EXERCISE PROMPT:
Those lines of the data that hold the word "sampled" are to be copied out.

─── RECORDS TO USE

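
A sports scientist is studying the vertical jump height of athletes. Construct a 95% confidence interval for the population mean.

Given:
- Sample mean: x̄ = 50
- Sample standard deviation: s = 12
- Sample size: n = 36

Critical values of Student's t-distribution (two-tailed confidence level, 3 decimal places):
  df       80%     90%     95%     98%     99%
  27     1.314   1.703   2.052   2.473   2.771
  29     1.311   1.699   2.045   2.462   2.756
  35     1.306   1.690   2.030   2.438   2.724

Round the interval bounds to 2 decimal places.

The population standard deviation σ is unknown (only the sample standard deviation s is given), so use a t-interval with df = n - 1 = 36 - 1 = 35.

For 95% confidence with df = 35, t* = 2.030 (from t-table)

Standard error: SE = s/√n = 12/√36 = 2.000000

Margin of error: E = t* × SE = 2.030 × 2.000000 = 4.0600

T-interval: x̄ ± E = 50 ± 4.0600 = (45.9400, 54.0600)

Rounded to 2 decimal places:

(45.94, 54.06)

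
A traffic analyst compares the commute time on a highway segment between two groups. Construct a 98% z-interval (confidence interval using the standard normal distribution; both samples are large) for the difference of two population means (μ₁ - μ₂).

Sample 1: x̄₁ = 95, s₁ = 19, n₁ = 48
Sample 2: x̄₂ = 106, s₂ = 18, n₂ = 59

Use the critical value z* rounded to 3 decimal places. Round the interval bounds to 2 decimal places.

Both samples are large (n₁ = 48 ≥ 30, n₂ = 59 ≥ 30), so a z-interval for the difference of means applies.

Point estimate: x̄₁ - x̄₂ = 95 - 106 = -11

Standard error: SE = √(s₁²/n₁ + s₂²/n₂)
= √(19²/48 + 18²/59)
= √(7.520833 + 5.491525)
= 3.607265

For 98% confidence, z* = 2.326 (from standard normal table)
Margin of error: E = z* × SE = 2.326 × 3.607265 = 8.3905

Z-interval: (x̄₁ - x̄₂) ± E = -11 ± 8.3905 = (-19.3905, -2.6095)

Rounded to 2 decimal places:

(-19.39, -2.61)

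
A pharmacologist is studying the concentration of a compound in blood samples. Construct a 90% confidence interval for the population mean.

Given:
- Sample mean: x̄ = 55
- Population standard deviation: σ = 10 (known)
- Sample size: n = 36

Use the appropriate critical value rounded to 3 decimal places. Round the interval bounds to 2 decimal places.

The population standard deviation σ is known, so use a z-interval (standard normal critical value).

For 90% confidence, z* = 1.645 (from standard normal table)

Standard error: SE = σ/√n = 10/√36 = 1.666667

Margin of error: E = z* × SE = 1.645 × 1.666667 = 2.7417

Z-interval: x̄ ± E = 55 ± 2.7417 = (52.2583, 57.7417)

Rounded to 2 decimal places:

(52.26, 57.74)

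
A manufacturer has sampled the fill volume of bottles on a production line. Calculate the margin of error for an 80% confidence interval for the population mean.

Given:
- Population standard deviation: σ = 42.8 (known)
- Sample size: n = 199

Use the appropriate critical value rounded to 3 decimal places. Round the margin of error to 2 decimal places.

The population standard deviation σ is known, so use the z-interval margin of error formula.

For 80% confidence, z* = 1.282 (from standard normal table)

Margin of error formula for z-interval: E = z* × σ/√n

E = 1.282 × 42.8/√199
  = 1.282 × 3.034012
  = 3.8896

Rounded to 2 decimal places:

3.89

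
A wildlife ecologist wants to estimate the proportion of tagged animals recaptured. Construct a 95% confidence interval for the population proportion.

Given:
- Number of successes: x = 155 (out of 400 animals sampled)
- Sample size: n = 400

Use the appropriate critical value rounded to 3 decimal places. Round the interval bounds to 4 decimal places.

Sample proportion: p̂ = 155/400 = 0.387500

Check conditions for normal approximation:
  np̂ = 155 ≥ 10 ✓
  n(1-p̂) = 245 ≥ 10 ✓

The sample is large enough, so use a z-interval (normal approximation) for the proportion.

For 95% confidence, z* = 1.96 (from standard normal table)

Standard error: SE = √(p̂(1-p̂)/n) = √(0.387500×0.612500/400) = 0.02435897

Margin of error: E = z* × SE = 1.96 × 0.02435897 = 0.047744

Z-interval: p̂ ± E = 0.387500 ± 0.047744 = (0.339756, 0.435244)

Rounded to 4 decimal places:

(0.3398, 0.4352)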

──────

SOLUTION TO THIS EXERCISE:
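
A manufacturer has sampled the fill volume of bottles on a production line. Calculate the margin of error for an 80% confidence interval for the population mean.
- Number of successes: x = 155 (out of 400 animals sampled)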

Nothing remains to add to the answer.